═══ The input
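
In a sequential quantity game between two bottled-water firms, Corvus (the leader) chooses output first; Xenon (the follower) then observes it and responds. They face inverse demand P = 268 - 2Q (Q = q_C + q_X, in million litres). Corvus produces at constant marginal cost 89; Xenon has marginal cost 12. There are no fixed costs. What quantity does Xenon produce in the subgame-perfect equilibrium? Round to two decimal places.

The follower Xenon best-responds to any q_C: π_X = (268 - 2Q)q_X - 12q_X.
Setting the follower's marginal profit to zero, 256 - 2q_C - 4q_X = 0, i.e. q_X = (256 - 2q_C)/4.
Corvus substitutes q_X(q_C) into its own profit: π_C = q_C(268 - 2q_C - (256 - 2q_C)/2) - 89q_C = (140 - q_C)q_C - 89q_C.
Leader FOC: 51 - 2q_C = 0, so q_C = 51/2.
Then q_X = (256 - 2·(51/2))/4 = 205/4.

51.25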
══════
Output all of the data above without any alteration.

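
In a sequential quantity game between two bottled-water firms, Corvus (the leader) chooses output first; Xenon (the follower) then observes it and responds. They face inverse demand P = 268 - 2Q (Q = q_C + q_X, in million litres). Corvus produces at constant marginal cost 89; Xenon has marginal cost 12. There are no fixed costs. What quantity does Xenon produce in the subgame-perfect equilibrium? Round to two decimal places.

The follower Xenon best-responds to any q_C: π_X = (268 - 2Q)q_X - 12q_X.
Setting the follower's marginal profit to zero, 256 - 2q_C - 4q_X = 0, i.e. q_X = (256 - 2q_C)/4.
Corvus substitutes q_X(q_C) into its own profit: π_C = q_C(268 - 2q_C - (256 - 2q_C)/2) - 89q_C = (140 - q_C)q_C - 89q_C.
Leader FOC: 51 - 2q_C = 0, so q_C = 51/2.
Then q_X = (256 - 2·(51/2))/4 = 205/4.

51.25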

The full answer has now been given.